Your goal -> Word for word, set down the entries that follow.

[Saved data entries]
....

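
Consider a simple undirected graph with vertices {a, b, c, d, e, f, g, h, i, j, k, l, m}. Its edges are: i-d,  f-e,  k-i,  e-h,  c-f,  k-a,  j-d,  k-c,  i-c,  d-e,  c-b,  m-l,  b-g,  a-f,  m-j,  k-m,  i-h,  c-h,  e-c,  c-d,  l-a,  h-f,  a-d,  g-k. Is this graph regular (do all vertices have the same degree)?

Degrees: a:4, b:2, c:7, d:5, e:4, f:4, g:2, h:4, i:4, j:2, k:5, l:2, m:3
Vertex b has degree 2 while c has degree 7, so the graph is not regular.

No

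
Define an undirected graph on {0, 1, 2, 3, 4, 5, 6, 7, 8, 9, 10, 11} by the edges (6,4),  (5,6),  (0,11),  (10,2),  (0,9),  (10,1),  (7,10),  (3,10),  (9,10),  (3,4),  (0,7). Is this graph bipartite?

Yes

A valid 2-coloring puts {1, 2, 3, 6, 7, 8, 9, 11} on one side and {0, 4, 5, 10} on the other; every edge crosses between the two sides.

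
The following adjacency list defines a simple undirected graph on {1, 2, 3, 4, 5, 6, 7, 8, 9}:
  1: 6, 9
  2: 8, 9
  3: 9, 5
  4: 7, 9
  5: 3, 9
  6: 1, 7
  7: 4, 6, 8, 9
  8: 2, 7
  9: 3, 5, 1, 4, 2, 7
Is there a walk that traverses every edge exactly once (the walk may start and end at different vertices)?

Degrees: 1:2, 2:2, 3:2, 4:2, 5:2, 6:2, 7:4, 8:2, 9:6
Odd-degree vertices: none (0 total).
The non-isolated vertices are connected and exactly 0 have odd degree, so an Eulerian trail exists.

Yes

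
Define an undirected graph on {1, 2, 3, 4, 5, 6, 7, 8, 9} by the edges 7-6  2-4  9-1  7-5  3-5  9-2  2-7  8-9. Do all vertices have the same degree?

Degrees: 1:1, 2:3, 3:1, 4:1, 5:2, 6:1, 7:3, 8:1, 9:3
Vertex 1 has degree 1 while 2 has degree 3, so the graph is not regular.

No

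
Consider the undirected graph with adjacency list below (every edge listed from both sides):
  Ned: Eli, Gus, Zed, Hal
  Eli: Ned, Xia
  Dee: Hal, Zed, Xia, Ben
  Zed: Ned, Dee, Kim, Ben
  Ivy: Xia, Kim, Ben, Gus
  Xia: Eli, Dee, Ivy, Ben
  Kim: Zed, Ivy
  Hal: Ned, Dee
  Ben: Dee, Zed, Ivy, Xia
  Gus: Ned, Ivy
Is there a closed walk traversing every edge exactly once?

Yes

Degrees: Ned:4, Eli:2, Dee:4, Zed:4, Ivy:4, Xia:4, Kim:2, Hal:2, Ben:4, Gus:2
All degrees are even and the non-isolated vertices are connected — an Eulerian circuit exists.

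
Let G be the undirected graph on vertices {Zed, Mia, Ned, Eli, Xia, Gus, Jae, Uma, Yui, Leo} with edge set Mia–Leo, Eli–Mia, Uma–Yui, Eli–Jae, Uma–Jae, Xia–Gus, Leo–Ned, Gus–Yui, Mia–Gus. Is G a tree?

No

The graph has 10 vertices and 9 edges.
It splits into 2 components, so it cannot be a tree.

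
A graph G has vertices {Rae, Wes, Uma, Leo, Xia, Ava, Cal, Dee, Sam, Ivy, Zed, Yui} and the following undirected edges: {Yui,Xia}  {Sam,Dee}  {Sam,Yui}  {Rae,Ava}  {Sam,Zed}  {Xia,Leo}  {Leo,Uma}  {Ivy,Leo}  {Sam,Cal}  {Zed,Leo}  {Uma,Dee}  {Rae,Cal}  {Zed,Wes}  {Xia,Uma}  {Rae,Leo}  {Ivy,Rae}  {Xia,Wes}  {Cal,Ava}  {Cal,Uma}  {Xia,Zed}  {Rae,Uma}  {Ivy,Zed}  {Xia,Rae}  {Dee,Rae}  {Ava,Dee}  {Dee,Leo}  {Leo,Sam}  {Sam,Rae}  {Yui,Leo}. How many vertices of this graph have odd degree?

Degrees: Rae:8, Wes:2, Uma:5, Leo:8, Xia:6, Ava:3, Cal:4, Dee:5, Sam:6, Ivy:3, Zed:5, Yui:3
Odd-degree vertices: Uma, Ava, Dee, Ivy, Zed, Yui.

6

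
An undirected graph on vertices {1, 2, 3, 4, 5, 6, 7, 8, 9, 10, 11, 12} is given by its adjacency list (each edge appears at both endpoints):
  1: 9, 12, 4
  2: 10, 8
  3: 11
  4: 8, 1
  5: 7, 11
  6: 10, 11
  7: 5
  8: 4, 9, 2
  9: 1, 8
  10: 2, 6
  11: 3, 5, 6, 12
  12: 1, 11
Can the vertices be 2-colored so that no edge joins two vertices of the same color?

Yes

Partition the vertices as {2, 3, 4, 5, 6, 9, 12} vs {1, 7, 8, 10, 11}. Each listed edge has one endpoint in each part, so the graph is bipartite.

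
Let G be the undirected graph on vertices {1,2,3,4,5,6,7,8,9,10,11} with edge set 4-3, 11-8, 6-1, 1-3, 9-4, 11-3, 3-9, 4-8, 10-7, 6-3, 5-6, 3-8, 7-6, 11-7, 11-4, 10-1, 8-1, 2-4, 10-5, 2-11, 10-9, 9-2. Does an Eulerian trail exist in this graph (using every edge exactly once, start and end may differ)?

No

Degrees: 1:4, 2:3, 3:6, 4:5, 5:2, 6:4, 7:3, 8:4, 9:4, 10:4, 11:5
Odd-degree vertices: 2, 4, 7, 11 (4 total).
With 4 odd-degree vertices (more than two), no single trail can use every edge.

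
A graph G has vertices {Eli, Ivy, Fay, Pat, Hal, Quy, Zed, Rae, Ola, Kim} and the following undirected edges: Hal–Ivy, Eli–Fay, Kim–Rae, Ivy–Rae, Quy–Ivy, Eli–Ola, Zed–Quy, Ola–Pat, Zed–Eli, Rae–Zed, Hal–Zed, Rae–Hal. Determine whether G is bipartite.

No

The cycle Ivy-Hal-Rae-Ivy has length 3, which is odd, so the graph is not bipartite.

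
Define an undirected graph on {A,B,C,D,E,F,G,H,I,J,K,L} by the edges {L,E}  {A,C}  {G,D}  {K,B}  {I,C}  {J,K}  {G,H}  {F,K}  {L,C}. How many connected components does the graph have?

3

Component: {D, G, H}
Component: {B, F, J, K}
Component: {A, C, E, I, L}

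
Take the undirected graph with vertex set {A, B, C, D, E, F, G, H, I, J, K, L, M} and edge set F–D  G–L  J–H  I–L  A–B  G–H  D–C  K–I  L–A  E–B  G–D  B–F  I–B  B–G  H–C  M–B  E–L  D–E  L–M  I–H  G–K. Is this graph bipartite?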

....

Reply to the exercise ->
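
Consider a simple undirected graph with vertices {a, b, c, d, e, f, g, h, i, j, k, l, m}. Its edges are: i-d,  f-e,  k-i,  e-h,  c-f,  k-a,  j-d,  k-c,  i-c,  d-e,  c-b,  m-l,  b-g,  a-f,  m-j,  k-m,  i-h,  c-h,  e-c,  c-d,  l-a,  h-f,  a-d,  g-k. Is this graph regular (do all vertices have the same degree)?

Degrees: a:4, b:2, c:7, d:5, e:4, f:4, g:2, h:4, i:4, j:2, k:5, l:2, m:3
Vertex b has degree 2 while c has degree 7, so the graph is not regular.

No

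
Define an undirected graph on {0, 1, 2, 3, 4, 5, 6, 7, 8, 9, 10, 11} by the edges (6,4),  (5,6),  (0,11),  (10,2),  (0,9),  (10,1),  (7,10),  (3,10),  (9,10),  (3,4),  (0,7). Is this graph bipartite?

Yes

A valid 2-coloring puts {1, 2, 3, 6, 7, 8, 9, 11} on one side and {0, 4, 5, 10} on the other; every edge crosses between the two sides.

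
The following adjacency list defines a simple undirected graph on {1, 2, 3, 4, 5, 6, 7, 8, 9}:
  1: 6, 9
  2: 8, 9
  3: 9, 5
  4: 7, 9
  5: 3, 9
  6: 1, 7
  7: 4, 6, 8, 9
  8: 2, 7
  9: 3, 5, 1, 4, 2, 7
Is there a walk that traverses every edge exactly once (the walk may start and end at different vertices)?

Degrees: 1:2, 2:2, 3:2, 4:2, 5:2, 6:2, 7:4, 8:2, 9:6
Odd-degree vertices: none (0 total).
The non-isolated vertices are connected and exactly 0 have odd degree, so an Eulerian trail exists.

Yes

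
Define an undirected graph on {1, 2, 3, 4, 5, 6, 7, 8, 9} by the edges 7-6  2-4  9-1  7-5  3-5  9-2  2-7  8-9. Do all vertices have the same degree?

Degrees: 1:1, 2:3, 3:1, 4:1, 5:2, 6:1, 7:3, 8:1, 9:3
Vertex 1 has degree 1 while 2 has degree 3, so the graph is not regular.

No

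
Consider the undirected graph with adjacency list below (every edge listed from both sides):
  Ned: Eli, Gus, Zed, Hal
  Eli: Ned, Xia
  Dee: Hal, Zed, Xia, Ben
  Zed: Ned, Dee, Kim, Ben
  Ivy: Xia, Kim, Ben, Gus
  Xia: Eli, Dee, Ivy, Ben
  Kim: Zed, Ivy
  Hal: Ned, Dee
  Ben: Dee, Zed, Ivy, Xia
  Gus: Ned, Ivy
Is there a closed walk traversing every edge exactly once?

Yes

Degrees: Ned:4, Eli:2, Dee:4, Zed:4, Ivy:4, Xia:4, Kim:2, Hal:2, Ben:4, Gus:2
All degrees are even and the non-isolated vertices are connected — an Eulerian circuit exists.

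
Let G be the undirected graph on vertices {Zed, Mia, Ned, Eli, Xia, Gus, Jae, Uma, Yui, Leo} with edge set Mia–Leo, Eli–Mia, Uma–Yui, Eli–Jae, Uma–Jae, Xia–Gus, Leo–Ned, Gus–Yui, Mia–Gus. Is G a tree?

No

The graph has 10 vertices and 9 edges.
It splits into 2 components, so it cannot be a tree.

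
A graph G has vertices {Rae, Wes, Uma, Leo, Xia, Ava, Cal, Dee, Sam, Ivy, Zed, Yui} and the following undirected edges: {Yui,Xia}  {Sam,Dee}  {Sam,Yui}  {Rae,Ava}  {Sam,Zed}  {Xia,Leo}  {Leo,Uma}  {Ivy,Leo}  {Sam,Cal}  {Zed,Leo}  {Uma,Dee}  {Rae,Cal}  {Zed,Wes}  {Xia,Uma}  {Rae,Leo}  {Ivy,Rae}  {Xia,Wes}  {Cal,Ava}  {Cal,Uma}  {Xia,Zed}  {Rae,Uma}  {Ivy,Zed}  {Xia,Rae}  {Dee,Rae}  {Ava,Dee}  {Dee,Leo}  {Leo,Sam}  {Sam,Rae}  {Yui,Leo}. How many vertices of this graph have odd degree?

Degrees: Rae:8, Wes:2, Uma:5, Leo:8, Xia:6, Ava:3, Cal:4, Dee:5, Sam:6, Ivy:3, Zed:5, Yui:3
Odd-degree vertices: Uma, Ava, Dee, Ivy, Zed, Yui.

6

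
An undirected graph on vertices {1, 2, 3, 4, 5, 6, 7, 8, 9, 10, 11, 12} is given by its adjacency list (each edge appears at both endpoints):
  1: 9, 12, 4
  2: 10, 8
  3: 11
  4: 8, 1
  5: 7, 11
  6: 10, 11
  7: 5
  8: 4, 9, 2
  9: 1, 8
  10: 2, 6
  11: 3, 5, 6, 12
  12: 1, 11
Can the vertices be 2-colored so that no edge joins two vertices of the same color?

Yes

Partition the vertices as {2, 3, 4, 5, 6, 9, 12} vs {1, 7, 8, 10, 11}. Each listed edge has one endpoint in each part, so the graph is bipartite.

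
Let G be the undirected graph on vertices {1,2,3,4,5,6,7,8,9,10,11} with edge set 4-3, 11-8, 6-1, 1-3, 9-4, 11-3, 3-9, 4-8, 10-7, 6-3, 5-6, 3-8, 7-6, 11-7, 11-4, 10-1, 8-1, 2-4, 10-5, 2-11, 10-9, 9-2. Does an Eulerian trail exist in this graph (using every edge exactly once, start and end may differ)?

No

Degrees: 1:4, 2:3, 3:6, 4:5, 5:2, 6:4, 7:3, 8:4, 9:4, 10:4, 11:5
Odd-degree vertices: 2, 4, 7, 11 (4 total).
With 4 odd-degree vertices (more than two), no single trail can use every edge.

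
A graph G has vertices {Eli, Ivy, Fay, Pat, Hal, Quy, Zed, Rae, Ola, Kim} and the following undirected edges: Hal–Ivy, Eli–Fay, Kim–Rae, Ivy–Rae, Quy–Ivy, Eli–Ola, Zed–Quy, Ola–Pat, Zed–Eli, Rae–Zed, Hal–Zed, Rae–Hal. Determine whether G is bipartite.

No

The cycle Ivy-Hal-Rae-Ivy has length 3, which is odd, so the graph is not bipartite.

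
Define an undirected graph on {A,B,C,D,E,F,G,H,I,J,K,L} by the edges {L,E}  {A,C}  {G,D}  {K,B}  {I,C}  {J,K}  {G,H}  {F,K}  {L,C}. How many connected components does the graph have?

3

Component: {D, G, H}
Component: {B, F, J, K}
Component: {A, C, E, I, L}

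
Take the undirected graph with vertex set {A, B, C, D, E, F, G, H, I, J, K, L, M} and edge set F–D  G–L  J–H  I–L  A–B  G–H  D–C  K–I  L–A  E–B  G–D  B–F  I–B  B–G  H–C  M–B  E–L  D–E  L–M  I–H  G–K. Is this graph bipartite?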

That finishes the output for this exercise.